Stored items:
☆ ☆ ☆ ☆ ☆ ☆ ☆
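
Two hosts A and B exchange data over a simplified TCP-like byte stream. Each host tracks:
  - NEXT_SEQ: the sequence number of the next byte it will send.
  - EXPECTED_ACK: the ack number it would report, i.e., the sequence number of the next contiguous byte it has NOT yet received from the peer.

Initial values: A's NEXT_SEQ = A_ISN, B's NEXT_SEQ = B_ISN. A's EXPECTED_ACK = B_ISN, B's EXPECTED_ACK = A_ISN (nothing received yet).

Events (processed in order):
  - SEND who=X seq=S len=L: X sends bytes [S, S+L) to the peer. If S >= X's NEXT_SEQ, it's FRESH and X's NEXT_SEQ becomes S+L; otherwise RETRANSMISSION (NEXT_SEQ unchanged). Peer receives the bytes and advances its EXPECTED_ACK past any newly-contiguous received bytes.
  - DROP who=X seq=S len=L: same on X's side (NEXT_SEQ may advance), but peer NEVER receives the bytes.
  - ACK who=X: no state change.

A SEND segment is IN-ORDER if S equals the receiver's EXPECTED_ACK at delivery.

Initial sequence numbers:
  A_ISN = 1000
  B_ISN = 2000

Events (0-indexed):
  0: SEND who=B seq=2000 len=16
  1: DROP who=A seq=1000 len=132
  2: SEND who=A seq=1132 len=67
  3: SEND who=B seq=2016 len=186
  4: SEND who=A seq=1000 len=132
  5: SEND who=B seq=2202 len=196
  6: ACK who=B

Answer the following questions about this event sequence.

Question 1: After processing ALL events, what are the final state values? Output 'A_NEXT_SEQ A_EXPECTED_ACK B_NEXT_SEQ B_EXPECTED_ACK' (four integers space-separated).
After event 0: A_seq=1000 A_ack=2016 B_seq=2016 B_ack=1000
After event 1: A_seq=1132 A_ack=2016 B_seq=2016 B_ack=1000
After event 2: A_seq=1199 A_ack=2016 B_seq=2016 B_ack=1000
After event 3: A_seq=1199 A_ack=2202 B_seq=2202 B_ack=1000
After event 4: A_seq=1199 A_ack=2202 B_seq=2202 B_ack=1199
After event 5: A_seq=1199 A_ack=2398 B_seq=2398 B_ack=1199
After event 6: A_seq=1199 A_ack=2398 B_seq=2398 B_ack=1199

Answer: 1199 2398 2398 1199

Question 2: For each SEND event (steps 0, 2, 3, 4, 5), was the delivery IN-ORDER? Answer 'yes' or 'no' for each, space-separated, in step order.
Step 0: SEND seq=2000 -> in-order
Step 2: SEND seq=1132 -> out-of-order
Step 3: SEND seq=2016 -> in-order
Step 4: SEND seq=1000 -> in-order
Step 5: SEND seq=2202 -> in-order

Answer: yes no yes yes yes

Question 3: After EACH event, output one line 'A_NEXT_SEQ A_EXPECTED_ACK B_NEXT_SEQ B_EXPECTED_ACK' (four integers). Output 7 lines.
1000 2016 2016 1000
1132 2016 2016 1000
1199 2016 2016 1000
1199 2202 2202 1000
1199 2202 2202 1199
1199 2398 2398 1199
1199 2398 2398 1199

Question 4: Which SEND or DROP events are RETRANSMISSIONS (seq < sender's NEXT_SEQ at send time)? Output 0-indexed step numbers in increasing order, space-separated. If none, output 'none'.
Answer: 4

Derivation:
Step 0: SEND seq=2000 -> fresh
Step 1: DROP seq=1000 -> fresh
Step 2: SEND seq=1132 -> fresh
Step 3: SEND seq=2016 -> fresh
Step 4: SEND seq=1000 -> retransmit
Step 5: SEND seq=2202 -> fresh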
☆ ☆ ☆ ☆ ☆ ☆ ☆
> [What is needed]:
When you output the entries, keep every word exactly as it stands.

> [Solved problem]:
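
Two hosts A and B exchange data over a simplified TCP-like byte stream. Each host tracks:
  - NEXT_SEQ: the sequence number of the next byte it will send.
  - EXPECTED_ACK: the ack number it would report, i.e., the sequence number of the next contiguous byte it has NOT yet received from the peer.

Initial values: A's NEXT_SEQ = A_ISN, B's NEXT_SEQ = B_ISN. A's EXPECTED_ACK = B_ISN, B's EXPECTED_ACK = A_ISN (nothing received yet).

Events (processed in order):
  - SEND who=X seq=S len=L: X sends bytes [S, S+L) to the peer. If S >= X's NEXT_SEQ, it's FRESH and X's NEXT_SEQ becomes S+L; otherwise RETRANSMISSION (NEXT_SEQ unchanged). Peer receives the bytes and advances its EXPECTED_ACK past any newly-contiguous received bytes.
  - DROP who=X seq=S len=L: same on X's side (NEXT_SEQ may advance), but peer NEVER receives the bytes.
  - ACK who=X: no state change.

A SEND segment is IN-ORDER if S equals the receiver's EXPECTED_ACK at delivery.

Initial sequence numbers:
  A_ISN = 1000
  B_ISN = 2000

Events (0-indexed):
  0: SEND who=B seq=2000 len=16
  1: DROP who=A seq=1000 len=132
  2: SEND who=A seq=1132 len=67
  3: SEND who=B seq=2016 len=186
  4: SEND who=A seq=1000 len=132
  5: SEND who=B seq=2202 len=196
  6: ACK who=B

Answer the following questions about this event sequence.

Question 1: After processing ALL events, what are the final state values? Output 'A_NEXT_SEQ A_EXPECTED_ACK B_NEXT_SEQ B_EXPECTED_ACK' (four integers space-separated).
After event 0: A_seq=1000 A_ack=2016 B_seq=2016 B_ack=1000
After event 1: A_seq=1132 A_ack=2016 B_seq=2016 B_ack=1000
After event 2: A_seq=1199 A_ack=2016 B_seq=2016 B_ack=1000
After event 3: A_seq=1199 A_ack=2202 B_seq=2202 B_ack=1000
After event 4: A_seq=1199 A_ack=2202 B_seq=2202 B_ack=1199
After event 5: A_seq=1199 A_ack=2398 B_seq=2398 B_ack=1199
After event 6: A_seq=1199 A_ack=2398 B_seq=2398 B_ack=1199

Answer: 1199 2398 2398 1199

Question 2: For each SEND event (steps 0, 2, 3, 4, 5), was the delivery IN-ORDER? Answer 'yes' or 'no' for each, space-separated, in step order.
Step 0: SEND seq=2000 -> in-order
Step 2: SEND seq=1132 -> out-of-order
Step 3: SEND seq=2016 -> in-order
Step 4: SEND seq=1000 -> in-order
Step 5: SEND seq=2202 -> in-order

Answer: yes no yes yes yes

Question 3: After EACH event, output one line 'A_NEXT_SEQ A_EXPECTED_ACK B_NEXT_SEQ B_EXPECTED_ACK' (four integers). Output 7 lines.
1000 2016 2016 1000
1132 2016 2016 1000
1199 2016 2016 1000
1199 2202 2202 1000
1199 2202 2202 1199
1199 2398 2398 1199
1199 2398 2398 1199

Question 4: Which SEND or DROP events are RETRANSMISSIONS (seq < sender's NEXT_SEQ at send time)? Output 0-indexed step numbers in increasing order, space-separated. If none, output 'none'.
Answer: 4

Derivation:
Step 0: SEND seq=2000 -> fresh
Step 1: DROP seq=1000 -> fresh
Step 2: SEND seq=1132 -> fresh
Step 3: SEND seq=2016 -> fresh
Step 4: SEND seq=1000 -> retransmit
Step 5: SEND seq=2202 -> fresh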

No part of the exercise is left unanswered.